Stored data entries:
• • • • •
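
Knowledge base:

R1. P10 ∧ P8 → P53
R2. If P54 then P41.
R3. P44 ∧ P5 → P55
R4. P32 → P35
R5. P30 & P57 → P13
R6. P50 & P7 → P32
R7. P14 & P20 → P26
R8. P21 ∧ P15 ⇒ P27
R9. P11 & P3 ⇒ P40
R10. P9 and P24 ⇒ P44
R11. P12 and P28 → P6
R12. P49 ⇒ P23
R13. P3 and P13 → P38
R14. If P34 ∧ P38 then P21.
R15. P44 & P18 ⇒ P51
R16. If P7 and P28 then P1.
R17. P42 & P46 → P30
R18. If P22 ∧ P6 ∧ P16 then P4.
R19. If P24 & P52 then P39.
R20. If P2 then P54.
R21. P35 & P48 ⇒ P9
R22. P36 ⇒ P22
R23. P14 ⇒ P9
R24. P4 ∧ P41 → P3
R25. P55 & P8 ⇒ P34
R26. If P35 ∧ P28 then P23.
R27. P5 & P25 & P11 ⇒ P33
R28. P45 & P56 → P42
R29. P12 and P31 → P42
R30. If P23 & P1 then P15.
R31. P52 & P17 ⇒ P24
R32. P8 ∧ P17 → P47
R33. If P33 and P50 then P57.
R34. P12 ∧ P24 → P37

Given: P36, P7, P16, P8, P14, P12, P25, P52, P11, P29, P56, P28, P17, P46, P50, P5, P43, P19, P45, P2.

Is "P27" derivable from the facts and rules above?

P32  (by R6: P50, P7)
P6  (by R11: P12, P28)
P1  (by R16: P7, P28)
P54  (by R20: P2)
P22  (by R22: P36)
P9  (by R23: P14)
P33  (by R27: P5, P25, P11)
P42  (by R28: P45, P56)
P24  (by R31: P52, P17)
P57  (by R33: P33, P50)
P41  (by R2: P54)
P35  (by R4: P32)
P44  (by R10: P9, P24)
P30  (by R17: P42, P46)
P4  (by R18: P22, P6, P16)
P3  (by R24: P4, P41)
P23  (by R26: P35, P28)
P15  (by R30: P23, P1)
P55  (by R3: P44, P5)
P13  (by R5: P30, P57)
P38  (by R13: P3, P13)
P34  (by R25: P55, P8)
P21  (by R14: P34, P38)
P27  (by R8: P21, P15)

Yes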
• • • • •
** ACTIVITY **
Every line that holds the word "then" should be copied from the records.

** OUTPUT **
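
R2. If P54 then P41.
R14. If P34 ∧ P38 then P21.
R16. If P7 and P28 then P1.
R18. If P22 ∧ P6 ∧ P16 then P4.
R19. If P24 & P52 then P39.
R20. If P2 then P54.
R26. If P35 ∧ P28 then P23.
R30. If P23 & P1 then P15.
R33. If P33 and P50 then P57.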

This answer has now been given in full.